What is being asked: Every entry here should be copied exactly.

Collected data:
*-*-*

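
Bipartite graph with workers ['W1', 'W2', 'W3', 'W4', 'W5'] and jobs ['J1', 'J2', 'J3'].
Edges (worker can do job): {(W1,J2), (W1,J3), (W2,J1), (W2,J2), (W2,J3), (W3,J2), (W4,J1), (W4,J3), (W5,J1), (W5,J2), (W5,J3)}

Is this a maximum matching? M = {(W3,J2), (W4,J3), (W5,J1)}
Yes, size 3 is maximum

Proposed matching has size 3.
Maximum matching size for this graph: 3.

This is a maximum matching.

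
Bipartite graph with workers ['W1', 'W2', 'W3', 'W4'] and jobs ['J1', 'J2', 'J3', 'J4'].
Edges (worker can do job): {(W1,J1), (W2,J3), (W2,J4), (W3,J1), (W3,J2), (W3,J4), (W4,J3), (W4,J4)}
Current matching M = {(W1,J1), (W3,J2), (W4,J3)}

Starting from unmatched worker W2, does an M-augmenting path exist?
Yes: W2 → J3 → W4 → J4

An M-augmenting path alternates non-matching / matching edges, starting and ending at unmatched vertices.
Path: W2 → J3 → W4 → J4
(J4 is unmatched in M, so the path is augmenting.)
Flipping edges along this path would increase |M| from 3 to 4.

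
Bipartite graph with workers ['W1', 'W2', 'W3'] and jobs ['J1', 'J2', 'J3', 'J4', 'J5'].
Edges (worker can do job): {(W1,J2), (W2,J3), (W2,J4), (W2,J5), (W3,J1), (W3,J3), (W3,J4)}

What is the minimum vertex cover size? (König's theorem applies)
Minimum vertex cover size = 3

By König's theorem: in bipartite graphs,
min vertex cover = max matching = 3

Maximum matching has size 3, so minimum vertex cover also has size 3.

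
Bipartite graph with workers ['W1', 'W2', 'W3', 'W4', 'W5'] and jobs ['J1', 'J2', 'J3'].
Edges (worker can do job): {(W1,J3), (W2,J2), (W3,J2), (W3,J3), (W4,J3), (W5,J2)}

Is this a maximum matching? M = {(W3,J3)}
No, size 1 is not maximum

Proposed matching has size 1.
Maximum matching size for this graph: 2.

This is NOT maximum - can be improved to size 2.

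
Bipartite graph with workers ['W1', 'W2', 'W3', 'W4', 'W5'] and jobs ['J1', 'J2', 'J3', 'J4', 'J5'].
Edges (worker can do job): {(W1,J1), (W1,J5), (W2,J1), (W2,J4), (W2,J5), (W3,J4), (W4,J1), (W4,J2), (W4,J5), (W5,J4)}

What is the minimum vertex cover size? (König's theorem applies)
Minimum vertex cover size = 4

By König's theorem: in bipartite graphs,
min vertex cover = max matching = 4

Maximum matching has size 4, so minimum vertex cover also has size 4.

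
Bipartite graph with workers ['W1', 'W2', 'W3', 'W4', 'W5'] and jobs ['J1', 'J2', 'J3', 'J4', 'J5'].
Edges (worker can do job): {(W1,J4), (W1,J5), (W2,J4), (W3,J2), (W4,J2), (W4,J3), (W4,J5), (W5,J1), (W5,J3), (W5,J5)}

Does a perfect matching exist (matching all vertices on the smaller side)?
Yes, perfect matching exists (size 5)

Perfect matching: {(W1,J5), (W2,J4), (W3,J2), (W4,J3), (W5,J1)}
All 5 vertices on the smaller side are matched.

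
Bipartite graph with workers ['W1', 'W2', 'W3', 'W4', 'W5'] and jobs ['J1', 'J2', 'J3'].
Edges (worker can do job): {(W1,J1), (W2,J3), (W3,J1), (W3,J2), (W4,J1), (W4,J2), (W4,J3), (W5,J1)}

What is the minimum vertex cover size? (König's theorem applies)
Minimum vertex cover size = 3

By König's theorem: in bipartite graphs,
min vertex cover = max matching = 3

Maximum matching has size 3, so minimum vertex cover also has size 3.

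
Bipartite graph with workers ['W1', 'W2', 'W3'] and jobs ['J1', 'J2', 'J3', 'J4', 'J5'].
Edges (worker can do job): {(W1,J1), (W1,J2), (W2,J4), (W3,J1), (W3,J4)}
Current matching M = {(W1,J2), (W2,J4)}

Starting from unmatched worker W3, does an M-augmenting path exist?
Yes: W3 → J1

An M-augmenting path alternates non-matching / matching edges, starting and ending at unmatched vertices.
Path: W3 → J1
(J1 is unmatched in M, so the path is augmenting.)
Flipping edges along this path would increase |M| from 2 to 3.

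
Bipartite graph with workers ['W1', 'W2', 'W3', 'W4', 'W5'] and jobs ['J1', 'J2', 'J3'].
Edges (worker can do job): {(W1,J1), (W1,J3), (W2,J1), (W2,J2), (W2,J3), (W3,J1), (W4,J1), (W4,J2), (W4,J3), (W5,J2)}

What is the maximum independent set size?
Maximum independent set = 5

By König's theorem:
- Min vertex cover = Max matching = 3
- Max independent set = Total vertices - Min vertex cover
- Max independent set = 8 - 3 = 5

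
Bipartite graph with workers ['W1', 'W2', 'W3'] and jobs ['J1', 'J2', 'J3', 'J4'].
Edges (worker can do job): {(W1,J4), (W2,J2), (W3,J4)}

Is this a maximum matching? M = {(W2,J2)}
No, size 1 is not maximum

Proposed matching has size 1.
Maximum matching size for this graph: 2.

This is NOT maximum - can be improved to size 2.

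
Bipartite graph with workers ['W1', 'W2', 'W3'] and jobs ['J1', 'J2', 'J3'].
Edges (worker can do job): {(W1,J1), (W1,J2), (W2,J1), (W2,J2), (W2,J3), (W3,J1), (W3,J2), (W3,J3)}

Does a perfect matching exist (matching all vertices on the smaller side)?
Yes, perfect matching exists (size 3)

Perfect matching: {(W1,J2), (W2,J1), (W3,J3)}
All 3 vertices on the smaller side are matched.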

*-*-*

Task solution:
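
Bipartite graph with workers ['W1', 'W2', 'W3', 'W4', 'W5'] and jobs ['J1', 'J2', 'J3'].
Edges (worker can do job): {(W1,J2), (W1,J3), (W2,J1), (W2,J2), (W2,J3), (W3,J2), (W4,J1), (W4,J3), (W5,J1), (W5,J2), (W5,J3)}

Is this a maximum matching? M = {(W3,J2), (W4,J3), (W5,J1)}
Yes, size 3 is maximum

Proposed matching has size 3.
Maximum matching size for this graph: 3.

This is a maximum matching.

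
Bipartite graph with workers ['W1', 'W2', 'W3', 'W4'] and jobs ['J1', 'J2', 'J3', 'J4'].
Edges (worker can do job): {(W1,J1), (W2,J3), (W2,J4), (W3,J1), (W3,J2), (W3,J4), (W4,J3), (W4,J4)}
Current matching M = {(W1,J1), (W3,J2), (W4,J3)}

Starting from unmatched worker W2, does an M-augmenting path exist?
Yes: W2 → J3 → W4 → J4

An M-augmenting path alternates non-matching / matching edges, starting and ending at unmatched vertices.
Path: W2 → J3 → W4 → J4
(J4 is unmatched in M, so the path is augmenting.)
Flipping edges along this path would increase |M| from 3 to 4.

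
Bipartite graph with workers ['W1', 'W2', 'W3'] and jobs ['J1', 'J2', 'J3', 'J4', 'J5'].
Edges (worker can do job): {(W1,J2), (W2,J3), (W2,J4), (W2,J5), (W3,J1), (W3,J3), (W3,J4)}

What is the minimum vertex cover size? (König's theorem applies)
Minimum vertex cover size = 3

By König's theorem: in bipartite graphs,
min vertex cover = max matching = 3

Maximum matching has size 3, so minimum vertex cover also has size 3.

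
Bipartite graph with workers ['W1', 'W2', 'W3', 'W4', 'W5'] and jobs ['J1', 'J2', 'J3'].
Edges (worker can do job): {(W1,J3), (W2,J2), (W3,J2), (W3,J3), (W4,J3), (W5,J2)}

Is this a maximum matching? M = {(W3,J3)}
No, size 1 is not maximum

Proposed matching has size 1.
Maximum matching size for this graph: 2.

This is NOT maximum - can be improved to size 2.

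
Bipartite graph with workers ['W1', 'W2', 'W3', 'W4', 'W5'] and jobs ['J1', 'J2', 'J3', 'J4', 'J5'].
Edges (worker can do job): {(W1,J1), (W1,J5), (W2,J1), (W2,J4), (W2,J5), (W3,J4), (W4,J1), (W4,J2), (W4,J5), (W5,J4)}

What is the minimum vertex cover size? (König's theorem applies)
Minimum vertex cover size = 4

By König's theorem: in bipartite graphs,
min vertex cover = max matching = 4

Maximum matching has size 4, so minimum vertex cover also has size 4.

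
Bipartite graph with workers ['W1', 'W2', 'W3', 'W4', 'W5'] and jobs ['J1', 'J2', 'J3', 'J4', 'J5'].
Edges (worker can do job): {(W1,J4), (W1,J5), (W2,J4), (W3,J2), (W4,J2), (W4,J3), (W4,J5), (W5,J1), (W5,J3), (W5,J5)}

Does a perfect matching exist (matching all vertices on the smaller side)?
Yes, perfect matching exists (size 5)

Perfect matching: {(W1,J5), (W2,J4), (W3,J2), (W4,J3), (W5,J1)}
All 5 vertices on the smaller side are matched.

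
Bipartite graph with workers ['W1', 'W2', 'W3', 'W4', 'W5'] and jobs ['J1', 'J2', 'J3'].
Edges (worker can do job): {(W1,J1), (W2,J3), (W3,J1), (W3,J2), (W4,J1), (W4,J2), (W4,J3), (W5,J1)}

What is the minimum vertex cover size? (König's theorem applies)
Minimum vertex cover size = 3

By König's theorem: in bipartite graphs,
min vertex cover = max matching = 3

Maximum matching has size 3, so minimum vertex cover also has size 3.

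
Bipartite graph with workers ['W1', 'W2', 'W3'] and jobs ['J1', 'J2', 'J3', 'J4', 'J5'].
Edges (worker can do job): {(W1,J1), (W1,J2), (W2,J4), (W3,J1), (W3,J4)}
Current matching M = {(W1,J2), (W2,J4)}

Starting from unmatched worker W3, does an M-augmenting path exist?
Yes: W3 → J1

An M-augmenting path alternates non-matching / matching edges, starting and ending at unmatched vertices.
Path: W3 → J1
(J1 is unmatched in M, so the path is augmenting.)
Flipping edges along this path would increase |M| from 2 to 3.

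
Bipartite graph with workers ['W1', 'W2', 'W3', 'W4', 'W5'] and jobs ['J1', 'J2', 'J3'].
Edges (worker can do job): {(W1,J1), (W1,J3), (W2,J1), (W2,J2), (W2,J3), (W3,J1), (W4,J1), (W4,J2), (W4,J3), (W5,J2)}

What is the maximum independent set size?
Maximum independent set = 5

By König's theorem:
- Min vertex cover = Max matching = 3
- Max independent set = Total vertices - Min vertex cover
- Max independent set = 8 - 3 = 5

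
Bipartite graph with workers ['W1', 'W2', 'W3'] and jobs ['J1', 'J2', 'J3', 'J4'].
Edges (worker can do job): {(W1,J4), (W2,J2), (W3,J4)}

Is this a maximum matching? M = {(W2,J2)}
No, size 1 is not maximum

Proposed matching has size 1.
Maximum matching size for this graph: 2.

This is NOT maximum - can be improved to size 2.

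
Bipartite graph with workers ['W1', 'W2', 'W3'] and jobs ['J1', 'J2', 'J3'].
Edges (worker can do job): {(W1,J1), (W1,J2), (W2,J1), (W2,J2), (W2,J3), (W3,J1), (W3,J2), (W3,J3)}

Does a perfect matching exist (matching all vertices on the smaller side)?
Yes, perfect matching exists (size 3)

Perfect matching: {(W1,J2), (W2,J1), (W3,J3)}
All 3 vertices on the smaller side are matched.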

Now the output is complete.